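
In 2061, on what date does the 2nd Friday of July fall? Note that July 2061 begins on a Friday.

July 2061 begins on a Friday, so the first Friday is July 1.
The 2nd Friday is 1 weeks later: 1 + 7 = 8.

8 July 2061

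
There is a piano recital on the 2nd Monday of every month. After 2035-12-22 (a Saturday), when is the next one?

2036-01-14

December 2035 starts on a Saturday; its first Monday is the 3rd, so the 2nd Monday is the 10th — 2035-12-10.
That is not after 2035-12-22, so look at January 2036.
January 2036 starts on a Tuesday; its first Monday is the 7th, so the 2nd Monday is the 14th — 2036-01-14.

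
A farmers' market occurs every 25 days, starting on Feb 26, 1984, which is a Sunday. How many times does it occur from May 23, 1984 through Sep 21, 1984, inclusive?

Occurrences land 25·i days after Feb 26, 1984 for i = 0, 1, 2, …
May 23, 1984 is 87 days after the start; 87 ÷ 25 = 3 remainder 12; since the remainder is 12, round up to i = 4. First occurrence in the window: #5 on Jun 5, 1984 (4×25 = 100 days in).
Sep 21, 1984 is 208 days after the start; 208 ÷ 25 = 8 remainder 8. Last occurrence in the window: #9 on Sep 13, 1984.
Occurrences #5 through #9: 5 in total.

5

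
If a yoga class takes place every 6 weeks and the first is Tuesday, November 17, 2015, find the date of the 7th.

The 7th occurrence is 6 intervals after the first: 6 × 42 = 252 days after November 17, 2015.
November has 30 days — 13 days to the end of November leaves 239.
December has 31 days (208 left).
January has 31 days (177 left).
February has 29 days (148 left).
March has 31 days (117 left).
April has 30 days (87 left).
May has 31 days (56 left).
June has 30 days (26 left).
26 days into July → July 26, 2016.

July 26, 2016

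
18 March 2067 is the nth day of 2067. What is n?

Days in months before March: 31 + 28 = 59.
Plus 18 days into March → day 77.

77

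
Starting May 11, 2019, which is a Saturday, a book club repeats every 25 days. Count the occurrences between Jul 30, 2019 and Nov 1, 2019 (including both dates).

3

Occurrences land 25·i days after May 11, 2019 for i = 0, 1, 2, …
Jul 30, 2019 is 80 days after the start; 80 ÷ 25 = 3 remainder 5; since the remainder is 5, round up to i = 4. First occurrence in the window: #5 on Aug 19, 2019 (4×25 = 100 days in).
Nov 1, 2019 is 174 days after the start; 174 ÷ 25 = 6 remainder 24. Last occurrence in the window: #7 on Oct 8, 2019.
Occurrences #5 through #7: 3 in total.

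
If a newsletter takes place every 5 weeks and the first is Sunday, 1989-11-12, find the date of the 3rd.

1990-01-21

The 3rd occurrence is 2 intervals after the first: 2 × 35 = 70 days after 1989-11-12.
November has 30 days — 18 days to the end of November leaves 52.
December has 31 days (21 left).
21 days into January → 1990-01-21.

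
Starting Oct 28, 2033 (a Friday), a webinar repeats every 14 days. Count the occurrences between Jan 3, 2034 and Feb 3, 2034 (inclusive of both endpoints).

Occurrences land 14·i days after Oct 28, 2033 for i = 0, 1, 2, …
Jan 3, 2034 is 67 days after the start; 67 ÷ 14 = 4 remainder 11; since the remainder is 11, round up to i = 5. First occurrence in the window: #6 on Jan 6, 2034 (5×14 = 70 days in).
Feb 3, 2034 is 98 days after the start; 98 ÷ 14 = 7 remainder 0. Last occurrence in the window: #8 on Feb 3, 2034.
Occurrences #6 through #8: 3 in total.

3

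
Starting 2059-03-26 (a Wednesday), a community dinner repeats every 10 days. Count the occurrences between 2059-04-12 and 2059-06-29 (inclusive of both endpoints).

8

Occurrences land 10·i days after 2059-03-26 for i = 0, 1, 2, …
2059-04-12 is 17 days after the start; 17 ÷ 10 = 1 remainder 7; since the remainder is 7, round up to i = 2. First occurrence in the window: #3 on 2059-04-15 (2×10 = 20 days in).
2059-06-29 is 95 days after the start; 95 ÷ 10 = 9 remainder 5. Last occurrence in the window: #10 on 2059-06-24.
Occurrences #3 through #10: 8 in total.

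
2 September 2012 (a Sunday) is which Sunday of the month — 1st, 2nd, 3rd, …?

Day 2 falls in week ⌈2/7⌉ of the month.
Days 1–7 hold the 1st Sunday, 8–14 the 2nd, 15–21 the 3rd, 22–28 the 4th, 29–31 the 5th.
2 is in the range for the 1st.

1st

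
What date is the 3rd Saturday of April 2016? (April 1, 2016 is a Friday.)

April 2016 begins on a Friday, so the first Saturday is April 2 (1 day later).
The 3rd Saturday is 2 weeks later: 2 + 14 = 16.

16 April 2016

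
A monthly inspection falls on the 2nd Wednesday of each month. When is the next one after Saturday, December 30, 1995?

December 1995 starts on a Friday; its first Wednesday is the 6th, so the 2nd Wednesday is the 13th — December 13, 1995.
That is not after December 30, 1995, so look at January 1996.
January 1996 starts on a Monday; its first Wednesday is the 3rd, so the 2nd Wednesday is the 10th — January 10, 1996.

January 10, 1996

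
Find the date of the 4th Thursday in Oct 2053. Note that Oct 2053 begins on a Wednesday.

Oct 2053 begins on a Wednesday, so the first Thursday is Oct 2 (1 day later).
The 4th Thursday is 3 weeks later: 2 + 21 = 23.

Oct 23, 2053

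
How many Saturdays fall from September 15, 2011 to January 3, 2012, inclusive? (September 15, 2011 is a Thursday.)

September 15, 2011 is a Thursday; the first Saturday on or after it is September 17, 2011 (2 days later).
From September 17, 2011 to January 3, 2012: 13 + 31 + 30 + 31 + 3 = 108 days (rest of September, October, November, December, January).
108 ÷ 7 = 15 full weeks with remainder 3, so 15 more Saturdays after the first → 16.

16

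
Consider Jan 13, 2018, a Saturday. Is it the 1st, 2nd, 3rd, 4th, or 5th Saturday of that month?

2nd

Day 13 falls in week ⌈13/7⌉ of the month.
Days 1–7 hold the 1st Saturday, 8–14 the 2nd, 15–21 the 3rd, 22–28 the 4th, 29–31 the 5th.
13 is in the range for the 2nd.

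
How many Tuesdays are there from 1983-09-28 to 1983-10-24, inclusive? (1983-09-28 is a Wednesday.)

1983-09-28 is a Wednesday; the first Tuesday on or after it is 1983-10-04 (6 days later).
From 1983-10-04 to 1983-10-24 is 24 − 4 = 20 days.
20 ÷ 7 = 2 full weeks with remainder 6, so 2 more Tuesdays after the first → 3.

3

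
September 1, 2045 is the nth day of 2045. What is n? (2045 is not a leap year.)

244

Days in months before September: 31 + 28 + 31 + 30 + 31 + 30 + 31 + 31 = 243.
Plus 1 day into September → day 244.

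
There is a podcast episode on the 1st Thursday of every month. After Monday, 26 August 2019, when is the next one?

August 2019 starts on a Thursday, so its 1st Thursday is 1 August 2019.
That is not after 26 August 2019, so look at September 2019.
September 2019 starts on a Sunday, so its 1st Thursday is 5 September 2019 (4 days in).

5 September 2019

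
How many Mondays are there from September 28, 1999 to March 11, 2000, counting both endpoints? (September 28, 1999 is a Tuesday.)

September 28, 1999 is a Tuesday; the first Monday on or after it is October 4, 1999 (6 days later).
From October 4, 1999 to March 11, 2000: 27 + 30 + 31 + 31 + 29 + 11 = 159 days (rest of October, November, December, January, February, March).
159 ÷ 7 = 22 full weeks with remainder 5, so 22 more Mondays after the first → 23.

23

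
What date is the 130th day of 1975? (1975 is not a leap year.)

May 10, 1975

Jan has 31 days (130 − 31 = 99 remain).
Feb has 28 days (99 − 28 = 71 remain).
Mar has 31 days (71 − 31 = 40 remain).
Apr has 30 days (40 − 30 = 10 remain).
10 into May → May 10.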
▬▬▬▬▬▬▬▬▬▬
> [YOUR GOAL]: Please output every record, keeping each line exact.

> [EXERCISE RESPONSE]:
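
In 2061, on what date does the 2nd Friday of July fall? Note that July 2061 begins on a Friday.

July 2061 begins on a Friday, so the first Friday is July 1.
The 2nd Friday is 1 weeks later: 1 + 7 = 8.

8 July 2061

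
There is a piano recital on the 2nd Monday of every month. After 2035-12-22 (a Saturday), when is the next one?

2036-01-14

December 2035 starts on a Saturday; its first Monday is the 3rd, so the 2nd Monday is the 10th — 2035-12-10.
That is not after 2035-12-22, so look at January 2036.
January 2036 starts on a Tuesday; its first Monday is the 7th, so the 2nd Monday is the 14th — 2036-01-14.

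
A farmers' market occurs every 25 days, starting on Feb 26, 1984, which is a Sunday. How many times does it occur from May 23, 1984 through Sep 21, 1984, inclusive?

Occurrences land 25·i days after Feb 26, 1984 for i = 0, 1, 2, …
May 23, 1984 is 87 days after the start; 87 ÷ 25 = 3 remainder 12; since the remainder is 12, round up to i = 4. First occurrence in the window: #5 on Jun 5, 1984 (4×25 = 100 days in).
Sep 21, 1984 is 208 days after the start; 208 ÷ 25 = 8 remainder 8. Last occurrence in the window: #9 on Sep 13, 1984.
Occurrences #5 through #9: 5 in total.

5

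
If a yoga class takes place every 6 weeks and the first is Tuesday, November 17, 2015, find the date of the 7th.

The 7th occurrence is 6 intervals after the first: 6 × 42 = 252 days after November 17, 2015.
November has 30 days — 13 days to the end of November leaves 239.
December has 31 days (208 left).
January has 31 days (177 left).
February has 29 days (148 left).
March has 31 days (117 left).
April has 30 days (87 left).
May has 31 days (56 left).
June has 30 days (26 left).
26 days into July → July 26, 2016.

July 26, 2016

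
18 March 2067 is the nth day of 2067. What is n?

Days in months before March: 31 + 28 = 59.
Plus 18 days into March → day 77.

77

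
Starting May 11, 2019, which is a Saturday, a book club repeats every 25 days. Count the occurrences between Jul 30, 2019 and Nov 1, 2019 (including both dates).

3

Occurrences land 25·i days after May 11, 2019 for i = 0, 1, 2, …
Jul 30, 2019 is 80 days after the start; 80 ÷ 25 = 3 remainder 5; since the remainder is 5, round up to i = 4. First occurrence in the window: #5 on Aug 19, 2019 (4×25 = 100 days in).
Nov 1, 2019 is 174 days after the start; 174 ÷ 25 = 6 remainder 24. Last occurrence in the window: #7 on Oct 8, 2019.
Occurrences #5 through #7: 3 in total.

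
If a newsletter takes place every 5 weeks and the first is Sunday, 1989-11-12, find the date of the 3rd.

1990-01-21

The 3rd occurrence is 2 intervals after the first: 2 × 35 = 70 days after 1989-11-12.
November has 30 days — 18 days to the end of November leaves 52.
December has 31 days (21 left).
21 days into January → 1990-01-21.

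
Starting Oct 28, 2033 (a Friday), a webinar repeats every 14 days. Count the occurrences between Jan 3, 2034 and Feb 3, 2034 (inclusive of both endpoints).

Occurrences land 14·i days after Oct 28, 2033 for i = 0, 1, 2, …
Jan 3, 2034 is 67 days after the start; 67 ÷ 14 = 4 remainder 11; since the remainder is 11, round up to i = 5. First occurrence in the window: #6 on Jan 6, 2034 (5×14 = 70 days in).
Feb 3, 2034 is 98 days after the start; 98 ÷ 14 = 7 remainder 0. Last occurrence in the window: #8 on Feb 3, 2034.
Occurrences #6 through #8: 3 in total.

3

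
Starting 2059-03-26 (a Wednesday), a community dinner repeats every 10 days. Count the occurrences between 2059-04-12 and 2059-06-29 (inclusive of both endpoints).

8

Occurrences land 10·i days after 2059-03-26 for i = 0, 1, 2, …
2059-04-12 is 17 days after the start; 17 ÷ 10 = 1 remainder 7; since the remainder is 7, round up to i = 2. First occurrence in the window: #3 on 2059-04-15 (2×10 = 20 days in).
2059-06-29 is 95 days after the start; 95 ÷ 10 = 9 remainder 5. Last occurrence in the window: #10 on 2059-06-24.
Occurrences #3 through #10: 8 in total.

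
2 September 2012 (a Sunday) is which Sunday of the month — 1st, 2nd, 3rd, …?

Day 2 falls in week ⌈2/7⌉ of the month.
Days 1–7 hold the 1st Sunday, 8–14 the 2nd, 15–21 the 3rd, 22–28 the 4th, 29–31 the 5th.
2 is in the range for the 1st.

1st

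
What date is the 3rd Saturday of April 2016? (April 1, 2016 is a Friday.)

April 2016 begins on a Friday, so the first Saturday is April 2 (1 day later).
The 3rd Saturday is 2 weeks later: 2 + 14 = 16.

16 April 2016

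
A monthly inspection falls on the 2nd Wednesday of each month. When is the next one after Saturday, December 30, 1995?

December 1995 starts on a Friday; its first Wednesday is the 6th, so the 2nd Wednesday is the 13th — December 13, 1995.
That is not after December 30, 1995, so look at January 1996.
January 1996 starts on a Monday; its first Wednesday is the 3rd, so the 2nd Wednesday is the 10th — January 10, 1996.

January 10, 1996

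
Find the date of the 4th Thursday in Oct 2053. Note that Oct 2053 begins on a Wednesday.

Oct 2053 begins on a Wednesday, so the first Thursday is Oct 2 (1 day later).
The 4th Thursday is 3 weeks later: 2 + 21 = 23.

Oct 23, 2053

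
How many Saturdays fall from September 15, 2011 to January 3, 2012, inclusive? (September 15, 2011 is a Thursday.)

September 15, 2011 is a Thursday; the first Saturday on or after it is September 17, 2011 (2 days later).
From September 17, 2011 to January 3, 2012: 13 + 31 + 30 + 31 + 3 = 108 days (rest of September, October, November, December, January).
108 ÷ 7 = 15 full weeks with remainder 3, so 15 more Saturdays after the first → 16.

16

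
Consider Jan 13, 2018, a Saturday. Is it the 1st, 2nd, 3rd, 4th, or 5th Saturday of that month?

2nd

Day 13 falls in week ⌈13/7⌉ of the month.
Days 1–7 hold the 1st Saturday, 8–14 the 2nd, 15–21 the 3rd, 22–28 the 4th, 29–31 the 5th.
13 is in the range for the 2nd.

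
How many Tuesdays are there from 1983-09-28 to 1983-10-24, inclusive? (1983-09-28 is a Wednesday.)

1983-09-28 is a Wednesday; the first Tuesday on or after it is 1983-10-04 (6 days later).
From 1983-10-04 to 1983-10-24 is 24 − 4 = 20 days.
20 ÷ 7 = 2 full weeks with remainder 6, so 2 more Tuesdays after the first → 3.

3

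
September 1, 2045 is the nth day of 2045. What is n? (2045 is not a leap year.)

244

Days in months before September: 31 + 28 + 31 + 30 + 31 + 30 + 31 + 31 = 243.
Plus 1 day into September → day 244.

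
There is a podcast episode on the 1st Thursday of every month. After Monday, 26 August 2019, when is the next one?

August 2019 starts on a Thursday, so its 1st Thursday is 1 August 2019.
That is not after 26 August 2019, so look at September 2019.
September 2019 starts on a Sunday, so its 1st Thursday is 5 September 2019 (4 days in).

5 September 2019

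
How many Mondays are there from September 28, 1999 to March 11, 2000, counting both endpoints? (September 28, 1999 is a Tuesday.)

September 28, 1999 is a Tuesday; the first Monday on or after it is October 4, 1999 (6 days later).
From October 4, 1999 to March 11, 2000: 27 + 30 + 31 + 31 + 29 + 11 = 159 days (rest of October, November, December, January, February, March).
159 ÷ 7 = 22 full weeks with remainder 5, so 22 more Mondays after the first → 23.

23

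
What date is the 130th day of 1975? (1975 is not a leap year.)

May 10, 1975

Jan has 31 days (130 − 31 = 99 remain).
Feb has 28 days (99 − 28 = 71 remain).
Mar has 31 days (71 − 31 = 40 remain).
Apr has 30 days (40 − 30 = 10 remain).
10 into May → May 10.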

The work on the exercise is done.